**Exercise objective:** Which lines have the string "recipe"? Copy all of them from the entries below.

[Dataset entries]
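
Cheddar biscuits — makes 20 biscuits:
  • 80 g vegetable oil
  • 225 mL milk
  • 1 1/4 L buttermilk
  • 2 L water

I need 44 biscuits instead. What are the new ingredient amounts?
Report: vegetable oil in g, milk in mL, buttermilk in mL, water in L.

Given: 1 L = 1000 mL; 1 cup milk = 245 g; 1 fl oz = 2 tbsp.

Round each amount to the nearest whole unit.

Scaling factor: 44/20 = 11/5 = 2.2.
vegetable oil: 80 g × 11/5 = 176 g
milk: 225 mL × 11/5 = 495 mL
buttermilk: 1.25 L × 11/5 × 1000 mL/L = 2750 mL
water: 2 L × 11/5 ≈ 4 L

vegetable oil: 176 g; milk: 495 mL; buttermilk: 2750 mL; water: 4 L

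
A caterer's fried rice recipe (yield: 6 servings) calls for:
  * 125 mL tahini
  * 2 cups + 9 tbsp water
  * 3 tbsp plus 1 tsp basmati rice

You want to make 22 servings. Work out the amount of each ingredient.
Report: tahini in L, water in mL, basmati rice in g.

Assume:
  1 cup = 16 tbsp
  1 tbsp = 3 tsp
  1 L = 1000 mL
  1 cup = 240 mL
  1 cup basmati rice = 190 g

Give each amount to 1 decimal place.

Scaling factor: 22/6 = 11/3.
tahini: 125 mL × 11/3 ÷ 1000 mL/L ≈ 0.5 L
water: (2 cup + 9 tbsp = 2.5625 cup) × 11/3 × 240 mL/cup = 2255.0 mL
basmati rice: (3 tbsp + 1 tsp = 10/3 tbsp) × 11/3 ÷ 16 tbsp/cup × 190 g/cup ≈ 145.1 g

tahini: 0.5 L; water: 2255.0 mL; basmati rice: 145.1 g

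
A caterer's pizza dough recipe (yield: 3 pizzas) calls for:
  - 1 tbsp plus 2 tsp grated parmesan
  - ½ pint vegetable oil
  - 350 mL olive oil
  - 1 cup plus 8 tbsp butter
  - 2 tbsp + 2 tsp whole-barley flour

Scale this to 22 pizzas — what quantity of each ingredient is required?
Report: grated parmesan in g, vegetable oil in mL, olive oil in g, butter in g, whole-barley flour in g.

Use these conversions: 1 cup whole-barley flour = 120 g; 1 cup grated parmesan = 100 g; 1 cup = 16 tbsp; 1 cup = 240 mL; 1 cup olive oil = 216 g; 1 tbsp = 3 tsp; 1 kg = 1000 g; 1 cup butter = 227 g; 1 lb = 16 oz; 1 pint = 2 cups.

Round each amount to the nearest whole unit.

Scaling factor: 22/3.
grated parmesan: (1 tbsp + 2 tsp = 5/3 tbsp) × 22/3 ÷ 16 tbsp/cup × 100 g/cup ≈ 76 g
vegetable oil: 0.5 pint × 22/3 × 2 cup/pint × 240 mL/cup = 1760 mL
olive oil: 350 mL × 22/3 ÷ 240 mL/cup × 216 g/cup = 2310 g
butter: (1 cup + 8 tbsp = 1.5 cup) × 22/3 × 227 g/cup = 2497 g
whole-barley flour: (2 tbsp + 2 tsp = 8/3 tbsp) × 22/3 ÷ 16 tbsp/cup × 120 g/cup ≈ 147 g

grated parmesan: 76 g; vegetable oil: 1760 mL; olive oil: 2310 g; butter: 2497 g; whole-barley flour: 147 g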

**Exercise answer:**
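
A caterer's fried rice recipe (yield: 6 servings) calls for:
A caterer's pizza dough recipe (yield: 3 pizzas) calls for: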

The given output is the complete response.